- _Problem statement_: Your answer must match the data word for word.
═══ Data records
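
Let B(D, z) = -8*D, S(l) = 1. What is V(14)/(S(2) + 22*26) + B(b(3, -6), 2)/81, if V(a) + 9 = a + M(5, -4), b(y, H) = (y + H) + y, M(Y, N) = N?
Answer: 1/573 ≈ 0.0017452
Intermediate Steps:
b(y, H) = H + 2*y (b(y, H) = (H + y) + y = H + 2*y)
V(a) = -13 + a (V(a) = -9 + (a - 4) = -9 + (-4 + a) = -13 + a)
V(14)/(S(2) + 22*26) + B(b(3, -6), 2)/81 = (-13 + 14)/(1 + 22*26) - 8*(-6 + 2*3)/81 = 1/(1 + 572) - 8*(-6 + 6)*(1/81) = 1/573 - 8*0*(1/81) = 1*(1/573) + 0*(1/81) = 1/573 + 0 = 1/573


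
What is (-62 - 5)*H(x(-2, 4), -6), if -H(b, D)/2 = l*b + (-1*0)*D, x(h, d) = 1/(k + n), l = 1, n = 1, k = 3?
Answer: 67/2 ≈ 33.500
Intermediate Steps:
x(h, d) = ¼ (x(h, d) = 1/(3 + 1) = 1/4 = ¼)
H(b, D) = -2*b (H(b, D) = -2*(1*b + (-1*0)*D) = -2*(b + 0*D) = -2*(b + 0) = -2*b)
(-62 - 5)*H(x(-2, 4), -6) = (-62 - 5)*(-2*¼) = -67*(-½) = 67/2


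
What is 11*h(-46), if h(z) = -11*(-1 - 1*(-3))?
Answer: -242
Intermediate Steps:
h(z) = -22 (h(z) = -11*(-1 + 3) = -11*2 = -22)
11*h(-46) = 11*(-22) = -242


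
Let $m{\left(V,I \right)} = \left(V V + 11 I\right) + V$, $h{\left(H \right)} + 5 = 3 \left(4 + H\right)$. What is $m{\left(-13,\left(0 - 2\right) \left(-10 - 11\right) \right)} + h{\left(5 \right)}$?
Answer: $640$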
══════
- _Task output_:
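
Let B(D, z) = -8*D, S(l) = 1. What is V(14)/(S(2) + 22*26) + B(b(3, -6), 2)/81, if V(a) + 9 = a + M(5, -4), b(y, H) = (y + H) + y, M(Y, N) = N?
Answer: 1/573 ≈ 0.0017452
Intermediate Steps:
b(y, H) = H + 2*y (b(y, H) = (H + y) + y = H + 2*y)
V(a) = -13 + a (V(a) = -9 + (a - 4) = -9 + (-4 + a) = -13 + a)
V(14)/(S(2) + 22*26) + B(b(3, -6), 2)/81 = (-13 + 14)/(1 + 22*26) - 8*(-6 + 2*3)/81 = 1/(1 + 572) - 8*(-6 + 6)*(1/81) = 1/573 - 8*0*(1/81) = 1*(1/573) + 0*(1/81) = 1/573 + 0 = 1/573


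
What is (-62 - 5)*H(x(-2, 4), -6), if -H(b, D)/2 = l*b + (-1*0)*D, x(h, d) = 1/(k + n), l = 1, n = 1, k = 3?
Answer: 67/2 ≈ 33.500
Intermediate Steps:
x(h, d) = ¼ (x(h, d) = 1/(3 + 1) = 1/4 = ¼)
H(b, D) = -2*b (H(b, D) = -2*(1*b + (-1*0)*D) = -2*(b + 0*D) = -2*(b + 0) = -2*b)
(-62 - 5)*H(x(-2, 4), -6) = (-62 - 5)*(-2*¼) = -67*(-½) = 67/2


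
What is 11*h(-46), if h(z) = -11*(-1 - 1*(-3))?
Answer: -242
Intermediate Steps:
h(z) = -22 (h(z) = -11*(-1 + 3) = -11*2 = -22)
11*h(-46) = 11*(-22) = -242


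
Let $m{\left(V,I \right)} = \left(V V + 11 I\right) + V$, $h{\left(H \right)} + 5 = 3 \left(4 + H\right)$. What is $m{\left(-13,\left(0 - 2\right) \left(-10 - 11\right) \right)} + h{\left(5 \right)}$?
Answer: $640$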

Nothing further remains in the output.